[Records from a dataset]

━━━━━━

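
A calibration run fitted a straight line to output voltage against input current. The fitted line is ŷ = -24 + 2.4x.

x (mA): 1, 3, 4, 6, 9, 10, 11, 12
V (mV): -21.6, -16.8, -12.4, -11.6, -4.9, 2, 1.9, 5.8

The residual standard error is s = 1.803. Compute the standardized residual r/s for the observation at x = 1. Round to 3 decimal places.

ŷ = -24 + 2.4·1 = -21.6
r = -21.6 − (-21.6) = 0
r/s = 0 / 1.803 = 0.000

0.000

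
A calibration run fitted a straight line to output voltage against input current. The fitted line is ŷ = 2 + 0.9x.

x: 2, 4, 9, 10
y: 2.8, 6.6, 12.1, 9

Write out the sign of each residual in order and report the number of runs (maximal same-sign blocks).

3 runs

x=2: ŷ = 2 + 0.9·2 = 3.8; r = 2.8 − 3.8 = -1
x=4: ŷ = 2 + 0.9·4 = 5.6; r = 6.6 − 5.6 = 1
x=9: ŷ = 2 + 0.9·9 = 10.1; r = 12.1 − 10.1 = 2
x=10: ŷ = 2 + 0.9·10 = 11; r = 9 − 11 = -2
Signs: − + + −
Runs: −×1, +×2, −×1 → 3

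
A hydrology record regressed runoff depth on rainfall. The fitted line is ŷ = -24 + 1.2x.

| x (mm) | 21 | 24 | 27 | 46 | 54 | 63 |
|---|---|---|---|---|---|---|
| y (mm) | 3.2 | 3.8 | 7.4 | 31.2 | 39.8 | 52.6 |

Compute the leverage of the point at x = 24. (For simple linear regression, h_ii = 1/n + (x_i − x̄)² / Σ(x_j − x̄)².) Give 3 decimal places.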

━━━━━━

→ **EXERCISE GOAL**:
Preserving every character, copy the records above out again.

→ **SOLVED EXERCISE**:
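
A calibration run fitted a straight line to output voltage against input current. The fitted line is ŷ = -24 + 2.4x.

x (mA): 1, 3, 4, 6, 9, 10, 11, 12
V (mV): -21.6, -16.8, -12.4, -11.6, -4.9, 2, 1.9, 5.8

The residual standard error is s = 1.803. Compute the standardized residual r/s for the observation at x = 1. Round to 3 decimal places.

ŷ = -24 + 2.4·1 = -21.6
r = -21.6 − (-21.6) = 0
r/s = 0 / 1.803 = 0.000

0.000

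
A calibration run fitted a straight line to output voltage against input current. The fitted line is ŷ = 2 + 0.9x.

x: 2, 4, 9, 10
y: 2.8, 6.6, 12.1, 9

Write out the sign of each residual in order and report the number of runs (maximal same-sign blocks).

3 runs

x=2: ŷ = 2 + 0.9·2 = 3.8; r = 2.8 − 3.8 = -1
x=4: ŷ = 2 + 0.9·4 = 5.6; r = 6.6 − 5.6 = 1
x=9: ŷ = 2 + 0.9·9 = 10.1; r = 12.1 − 10.1 = 2
x=10: ŷ = 2 + 0.9·10 = 11; r = 9 − 11 = -2
Signs: − + + −
Runs: −×1, +×2, −×1 → 3

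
A hydrology record regressed runoff depth on rainfall. The fitted line is ŷ = -24 + 1.2x.

| x (mm) | 21 | 24 | 27 | 46 | 54 | 63 |
|---|---|---|---|---|---|---|
| y (mm) | 3.2 | 3.8 | 7.4 | 31.2 | 39.8 | 52.6 |

Compute the leverage of the point at x = 24. (For simple linear regression, h_ii = 1/n + (x_i − x̄)² / Σ(x_j − x̄)².) Give 3 decimal places.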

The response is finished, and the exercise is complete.